>>>
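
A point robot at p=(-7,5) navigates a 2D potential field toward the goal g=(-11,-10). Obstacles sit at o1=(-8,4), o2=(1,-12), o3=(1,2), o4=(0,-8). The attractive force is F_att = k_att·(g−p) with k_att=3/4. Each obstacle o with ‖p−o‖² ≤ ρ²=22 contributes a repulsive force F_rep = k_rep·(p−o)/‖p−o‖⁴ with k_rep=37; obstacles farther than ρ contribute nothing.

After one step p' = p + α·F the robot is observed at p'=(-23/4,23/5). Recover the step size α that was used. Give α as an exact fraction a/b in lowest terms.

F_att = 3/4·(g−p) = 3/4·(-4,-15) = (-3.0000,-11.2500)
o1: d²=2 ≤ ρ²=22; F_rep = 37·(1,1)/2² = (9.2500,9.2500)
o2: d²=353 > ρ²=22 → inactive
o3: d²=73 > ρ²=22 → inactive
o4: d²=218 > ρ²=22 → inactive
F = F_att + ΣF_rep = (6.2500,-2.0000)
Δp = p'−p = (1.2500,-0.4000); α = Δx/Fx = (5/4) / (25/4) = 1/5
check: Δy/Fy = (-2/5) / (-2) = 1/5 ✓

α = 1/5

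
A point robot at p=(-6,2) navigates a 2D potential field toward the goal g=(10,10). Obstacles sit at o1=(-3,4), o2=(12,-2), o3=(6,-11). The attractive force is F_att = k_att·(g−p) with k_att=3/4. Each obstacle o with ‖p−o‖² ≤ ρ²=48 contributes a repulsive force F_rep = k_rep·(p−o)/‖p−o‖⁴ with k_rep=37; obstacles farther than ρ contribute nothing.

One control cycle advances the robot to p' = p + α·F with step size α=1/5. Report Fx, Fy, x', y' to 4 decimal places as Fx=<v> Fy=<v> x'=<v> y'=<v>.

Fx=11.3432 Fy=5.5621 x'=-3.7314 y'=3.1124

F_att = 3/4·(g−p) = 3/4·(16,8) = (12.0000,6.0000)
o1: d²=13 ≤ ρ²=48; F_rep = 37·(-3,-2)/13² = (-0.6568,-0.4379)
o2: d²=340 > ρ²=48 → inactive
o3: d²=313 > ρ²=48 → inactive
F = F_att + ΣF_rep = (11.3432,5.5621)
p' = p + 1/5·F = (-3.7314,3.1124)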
<<<
Preserving every character, copy the records above out again.

Output for this exercise:
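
A point robot at p=(-7,5) navigates a 2D potential field toward the goal g=(-11,-10). Obstacles sit at o1=(-8,4), o2=(1,-12), o3=(1,2), o4=(0,-8). The attractive force is F_att = k_att·(g−p) with k_att=3/4. Each obstacle o with ‖p−o‖² ≤ ρ²=22 contributes a repulsive force F_rep = k_rep·(p−o)/‖p−o‖⁴ with k_rep=37; obstacles farther than ρ contribute nothing.

After one step p' = p + α·F the robot is observed at p'=(-23/4,23/5). Recover the step size α that was used. Give α as an exact fraction a/b in lowest terms.

F_att = 3/4·(g−p) = 3/4·(-4,-15) = (-3.0000,-11.2500)
o1: d²=2 ≤ ρ²=22; F_rep = 37·(1,1)/2² = (9.2500,9.2500)
o2: d²=353 > ρ²=22 → inactive
o3: d²=73 > ρ²=22 → inactive
o4: d²=218 > ρ²=22 → inactive
F = F_att + ΣF_rep = (6.2500,-2.0000)
Δp = p'−p = (1.2500,-0.4000); α = Δx/Fx = (5/4) / (25/4) = 1/5
check: Δy/Fy = (-2/5) / (-2) = 1/5 ✓

α = 1/5

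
A point robot at p=(-6,2) navigates a 2D potential field toward the goal g=(10,10). Obstacles sit at o1=(-3,4), o2=(12,-2), o3=(6,-11). The attractive force is F_att = k_att·(g−p) with k_att=3/4. Each obstacle o with ‖p−o‖² ≤ ρ²=48 contributes a repulsive force F_rep = k_rep·(p−o)/‖p−o‖⁴ with k_rep=37; obstacles farther than ρ contribute nothing.

One control cycle advances the robot to p' = p + α·F with step size α=1/5. Report Fx, Fy, x', y' to 4 decimal places as Fx=<v> Fy=<v> x'=<v> y'=<v>.

Fx=11.3432 Fy=5.5621 x'=-3.7314 y'=3.1124

F_att = 3/4·(g−p) = 3/4·(16,8) = (12.0000,6.0000)
o1: d²=13 ≤ ρ²=48; F_rep = 37·(-3,-2)/13² = (-0.6568,-0.4379)
o2: d²=340 > ρ²=48 → inactive
o3: d²=313 > ρ²=48 → inactive
F = F_att + ΣF_rep = (11.3432,5.5621)
p' = p + 1/5·F = (-3.7314,3.1124)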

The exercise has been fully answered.